_Instructions for the task_: Below is a listing; copy all of it exactly.

(Records supplied Opens)

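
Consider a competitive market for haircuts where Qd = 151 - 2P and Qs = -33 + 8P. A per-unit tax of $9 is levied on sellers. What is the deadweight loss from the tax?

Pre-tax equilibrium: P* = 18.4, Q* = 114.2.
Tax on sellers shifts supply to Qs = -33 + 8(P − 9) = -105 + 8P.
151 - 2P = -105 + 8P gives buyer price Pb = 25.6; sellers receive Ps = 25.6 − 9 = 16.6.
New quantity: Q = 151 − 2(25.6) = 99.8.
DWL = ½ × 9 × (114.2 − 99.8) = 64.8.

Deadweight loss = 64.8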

(Records supplied Closes)

_Your response_:
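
Consider a competitive market for haircuts where Qd = 151 - 2P and Qs = -33 + 8P. A per-unit tax of $9 is levied on sellers. What is the deadweight loss from the tax?

Pre-tax equilibrium: P* = 18.4, Q* = 114.2.
Tax on sellers shifts supply to Qs = -33 + 8(P − 9) = -105 + 8P.
151 - 2P = -105 + 8P gives buyer price Pb = 25.6; sellers receive Ps = 25.6 − 9 = 16.6.
New quantity: Q = 151 − 2(25.6) = 99.8.
DWL = ½ × 9 × (114.2 − 99.8) = 64.8.

Deadweight loss = 64.8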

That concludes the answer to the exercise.